* _WHAT THE EXERCISE ASKS_
Which lines run from the one containing "A confined aquifer" to the last line of the entries? Return them exactly, with nothing more.

══ DATA EXCERPTS ══

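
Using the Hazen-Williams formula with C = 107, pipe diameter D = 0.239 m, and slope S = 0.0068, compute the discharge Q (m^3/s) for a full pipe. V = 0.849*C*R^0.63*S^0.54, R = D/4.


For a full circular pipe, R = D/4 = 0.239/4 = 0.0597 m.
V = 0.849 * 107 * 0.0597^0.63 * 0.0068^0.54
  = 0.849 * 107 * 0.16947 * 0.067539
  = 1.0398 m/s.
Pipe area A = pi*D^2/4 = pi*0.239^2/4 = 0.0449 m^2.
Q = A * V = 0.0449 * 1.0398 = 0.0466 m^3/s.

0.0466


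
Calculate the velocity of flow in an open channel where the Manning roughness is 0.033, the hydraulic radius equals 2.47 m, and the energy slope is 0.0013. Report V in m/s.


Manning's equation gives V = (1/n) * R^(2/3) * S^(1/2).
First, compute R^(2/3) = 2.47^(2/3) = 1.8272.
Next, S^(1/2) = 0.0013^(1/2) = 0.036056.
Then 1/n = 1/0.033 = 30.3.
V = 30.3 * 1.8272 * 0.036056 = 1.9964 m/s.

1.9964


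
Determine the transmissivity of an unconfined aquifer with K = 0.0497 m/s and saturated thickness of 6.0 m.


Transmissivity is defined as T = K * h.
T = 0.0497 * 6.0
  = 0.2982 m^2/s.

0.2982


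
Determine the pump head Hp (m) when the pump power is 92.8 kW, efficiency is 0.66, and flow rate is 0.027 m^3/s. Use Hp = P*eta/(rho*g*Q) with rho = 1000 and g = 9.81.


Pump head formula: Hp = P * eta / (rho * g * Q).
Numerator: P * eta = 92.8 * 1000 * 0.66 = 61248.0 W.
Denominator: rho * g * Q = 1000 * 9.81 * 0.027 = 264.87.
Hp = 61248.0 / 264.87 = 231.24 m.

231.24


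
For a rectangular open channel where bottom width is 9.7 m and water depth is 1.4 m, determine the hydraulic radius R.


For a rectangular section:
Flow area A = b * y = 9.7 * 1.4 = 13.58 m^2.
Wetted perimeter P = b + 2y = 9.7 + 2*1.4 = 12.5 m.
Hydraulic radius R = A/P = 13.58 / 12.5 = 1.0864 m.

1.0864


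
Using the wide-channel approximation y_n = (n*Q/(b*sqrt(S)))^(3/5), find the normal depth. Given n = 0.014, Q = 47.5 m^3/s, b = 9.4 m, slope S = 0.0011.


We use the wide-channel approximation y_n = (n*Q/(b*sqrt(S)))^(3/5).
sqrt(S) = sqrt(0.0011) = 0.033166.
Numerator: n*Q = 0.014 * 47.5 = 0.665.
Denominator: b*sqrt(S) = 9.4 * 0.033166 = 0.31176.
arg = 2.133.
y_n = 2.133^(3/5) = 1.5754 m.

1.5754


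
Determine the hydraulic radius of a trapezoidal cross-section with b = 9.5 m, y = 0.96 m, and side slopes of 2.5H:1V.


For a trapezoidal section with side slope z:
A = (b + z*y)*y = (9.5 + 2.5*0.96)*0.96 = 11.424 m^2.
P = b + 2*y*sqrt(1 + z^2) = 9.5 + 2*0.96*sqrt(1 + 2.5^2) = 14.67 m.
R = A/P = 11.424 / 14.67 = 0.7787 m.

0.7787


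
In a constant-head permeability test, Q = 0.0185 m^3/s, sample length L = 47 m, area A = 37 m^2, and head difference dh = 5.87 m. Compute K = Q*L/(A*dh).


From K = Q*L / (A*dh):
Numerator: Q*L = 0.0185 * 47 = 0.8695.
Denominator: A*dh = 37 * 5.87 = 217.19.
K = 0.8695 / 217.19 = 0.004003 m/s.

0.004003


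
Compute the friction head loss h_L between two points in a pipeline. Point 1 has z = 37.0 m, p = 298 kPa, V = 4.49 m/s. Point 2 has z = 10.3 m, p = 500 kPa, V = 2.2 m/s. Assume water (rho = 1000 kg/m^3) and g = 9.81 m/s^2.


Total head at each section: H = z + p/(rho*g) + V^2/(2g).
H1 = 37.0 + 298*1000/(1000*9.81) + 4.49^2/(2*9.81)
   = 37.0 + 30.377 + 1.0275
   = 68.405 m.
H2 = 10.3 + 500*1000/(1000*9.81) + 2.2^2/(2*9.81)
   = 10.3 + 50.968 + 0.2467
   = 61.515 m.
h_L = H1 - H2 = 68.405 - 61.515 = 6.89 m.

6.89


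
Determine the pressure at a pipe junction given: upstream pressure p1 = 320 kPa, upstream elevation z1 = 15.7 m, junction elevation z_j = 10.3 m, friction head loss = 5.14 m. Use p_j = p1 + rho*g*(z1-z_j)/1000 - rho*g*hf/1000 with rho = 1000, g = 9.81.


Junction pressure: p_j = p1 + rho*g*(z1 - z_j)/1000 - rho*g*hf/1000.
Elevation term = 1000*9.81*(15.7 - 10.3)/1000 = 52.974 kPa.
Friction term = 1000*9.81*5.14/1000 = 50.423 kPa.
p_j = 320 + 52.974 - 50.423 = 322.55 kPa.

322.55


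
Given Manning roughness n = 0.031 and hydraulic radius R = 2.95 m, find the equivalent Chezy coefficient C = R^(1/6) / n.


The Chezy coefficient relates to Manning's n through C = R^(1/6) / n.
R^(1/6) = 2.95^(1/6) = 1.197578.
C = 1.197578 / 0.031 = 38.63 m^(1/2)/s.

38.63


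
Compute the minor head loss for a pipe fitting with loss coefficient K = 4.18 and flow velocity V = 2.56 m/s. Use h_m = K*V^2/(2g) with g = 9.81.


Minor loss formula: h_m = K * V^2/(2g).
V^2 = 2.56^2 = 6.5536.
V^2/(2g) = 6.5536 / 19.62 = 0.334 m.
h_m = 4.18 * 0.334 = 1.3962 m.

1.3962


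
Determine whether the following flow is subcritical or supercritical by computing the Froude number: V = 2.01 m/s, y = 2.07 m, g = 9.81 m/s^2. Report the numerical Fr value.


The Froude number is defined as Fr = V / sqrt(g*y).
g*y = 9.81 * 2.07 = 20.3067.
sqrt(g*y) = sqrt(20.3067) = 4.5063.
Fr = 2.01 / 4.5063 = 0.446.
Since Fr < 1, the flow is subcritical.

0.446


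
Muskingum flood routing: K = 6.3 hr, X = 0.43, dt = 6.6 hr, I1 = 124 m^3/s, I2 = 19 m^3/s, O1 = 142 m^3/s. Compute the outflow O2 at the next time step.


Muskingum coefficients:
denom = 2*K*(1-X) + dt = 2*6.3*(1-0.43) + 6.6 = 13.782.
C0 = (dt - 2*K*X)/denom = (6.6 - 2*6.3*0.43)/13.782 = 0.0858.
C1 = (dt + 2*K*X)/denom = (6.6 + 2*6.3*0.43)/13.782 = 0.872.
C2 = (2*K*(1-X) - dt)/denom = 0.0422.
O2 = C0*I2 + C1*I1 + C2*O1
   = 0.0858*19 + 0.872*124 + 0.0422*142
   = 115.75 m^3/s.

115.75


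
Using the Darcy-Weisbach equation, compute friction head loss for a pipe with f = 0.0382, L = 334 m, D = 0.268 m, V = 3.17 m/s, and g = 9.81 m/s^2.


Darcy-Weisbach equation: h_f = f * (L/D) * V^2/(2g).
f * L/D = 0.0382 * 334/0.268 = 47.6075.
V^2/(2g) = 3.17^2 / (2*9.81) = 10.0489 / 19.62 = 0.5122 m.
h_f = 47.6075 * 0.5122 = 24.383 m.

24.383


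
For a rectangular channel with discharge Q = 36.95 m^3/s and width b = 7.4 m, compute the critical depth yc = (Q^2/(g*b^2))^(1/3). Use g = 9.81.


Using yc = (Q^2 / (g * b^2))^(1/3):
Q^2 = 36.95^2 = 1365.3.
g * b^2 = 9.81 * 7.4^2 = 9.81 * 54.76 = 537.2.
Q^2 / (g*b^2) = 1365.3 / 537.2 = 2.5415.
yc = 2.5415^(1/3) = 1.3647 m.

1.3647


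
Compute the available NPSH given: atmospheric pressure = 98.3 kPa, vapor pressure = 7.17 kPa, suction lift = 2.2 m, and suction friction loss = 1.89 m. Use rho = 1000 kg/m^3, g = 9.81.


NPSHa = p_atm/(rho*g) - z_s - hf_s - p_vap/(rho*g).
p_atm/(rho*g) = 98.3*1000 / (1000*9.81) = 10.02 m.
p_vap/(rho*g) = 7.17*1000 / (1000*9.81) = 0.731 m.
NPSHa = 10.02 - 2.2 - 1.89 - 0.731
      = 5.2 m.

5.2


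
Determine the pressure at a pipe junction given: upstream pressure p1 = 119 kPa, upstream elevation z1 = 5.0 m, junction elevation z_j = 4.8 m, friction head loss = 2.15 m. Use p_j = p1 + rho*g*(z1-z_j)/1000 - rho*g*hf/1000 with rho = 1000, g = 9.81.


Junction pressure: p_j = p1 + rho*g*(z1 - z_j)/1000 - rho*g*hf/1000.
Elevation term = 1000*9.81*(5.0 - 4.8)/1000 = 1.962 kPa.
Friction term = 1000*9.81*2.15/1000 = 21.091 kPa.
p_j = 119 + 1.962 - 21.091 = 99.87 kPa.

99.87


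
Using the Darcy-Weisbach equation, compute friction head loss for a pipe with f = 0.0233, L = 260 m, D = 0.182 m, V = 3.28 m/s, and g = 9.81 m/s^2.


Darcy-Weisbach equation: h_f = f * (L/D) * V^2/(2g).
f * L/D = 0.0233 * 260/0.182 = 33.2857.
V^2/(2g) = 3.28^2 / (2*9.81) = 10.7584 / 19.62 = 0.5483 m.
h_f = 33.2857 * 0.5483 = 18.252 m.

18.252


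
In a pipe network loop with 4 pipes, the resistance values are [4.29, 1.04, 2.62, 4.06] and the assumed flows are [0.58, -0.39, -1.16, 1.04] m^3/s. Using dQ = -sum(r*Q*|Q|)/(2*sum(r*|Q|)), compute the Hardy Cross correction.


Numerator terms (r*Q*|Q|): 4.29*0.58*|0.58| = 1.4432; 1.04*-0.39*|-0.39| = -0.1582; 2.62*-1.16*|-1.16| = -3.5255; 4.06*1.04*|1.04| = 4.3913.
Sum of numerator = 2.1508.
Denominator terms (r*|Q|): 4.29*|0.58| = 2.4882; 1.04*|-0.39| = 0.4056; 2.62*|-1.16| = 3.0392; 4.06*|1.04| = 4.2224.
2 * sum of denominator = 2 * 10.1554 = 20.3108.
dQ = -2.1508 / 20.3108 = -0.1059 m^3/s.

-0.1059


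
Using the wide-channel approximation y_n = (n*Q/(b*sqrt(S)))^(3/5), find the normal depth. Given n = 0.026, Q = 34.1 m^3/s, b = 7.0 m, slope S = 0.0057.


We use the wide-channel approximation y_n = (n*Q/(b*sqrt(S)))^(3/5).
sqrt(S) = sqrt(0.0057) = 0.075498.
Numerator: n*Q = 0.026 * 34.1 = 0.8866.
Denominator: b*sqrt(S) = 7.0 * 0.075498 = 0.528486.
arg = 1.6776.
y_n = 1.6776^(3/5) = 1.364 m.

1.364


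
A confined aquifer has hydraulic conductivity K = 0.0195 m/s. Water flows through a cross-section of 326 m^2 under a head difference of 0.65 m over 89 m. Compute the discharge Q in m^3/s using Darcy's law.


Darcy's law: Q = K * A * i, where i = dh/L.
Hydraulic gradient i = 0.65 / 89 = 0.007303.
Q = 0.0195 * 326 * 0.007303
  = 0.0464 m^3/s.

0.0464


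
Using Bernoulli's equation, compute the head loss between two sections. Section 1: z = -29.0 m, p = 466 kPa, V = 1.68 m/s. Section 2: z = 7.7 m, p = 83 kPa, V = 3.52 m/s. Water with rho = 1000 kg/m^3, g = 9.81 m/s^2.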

═══

* _ANSWER FOR THE TASK_
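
A confined aquifer has hydraulic conductivity K = 0.0195 m/s. Water flows through a cross-section of 326 m^2 under a head difference of 0.65 m over 89 m. Compute the discharge Q in m^3/s using Darcy's law.


Darcy's law: Q = K * A * i, where i = dh/L.
Hydraulic gradient i = 0.65 / 89 = 0.007303.
Q = 0.0195 * 326 * 0.007303
  = 0.0464 m^3/s.

0.0464


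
Using Bernoulli's equation, compute the head loss between two sections. Section 1: z = -29.0 m, p = 466 kPa, V = 1.68 m/s. Section 2: z = 7.7 m, p = 83 kPa, V = 3.52 m/s. Water with rho = 1000 kg/m^3, g = 9.81 m/s^2.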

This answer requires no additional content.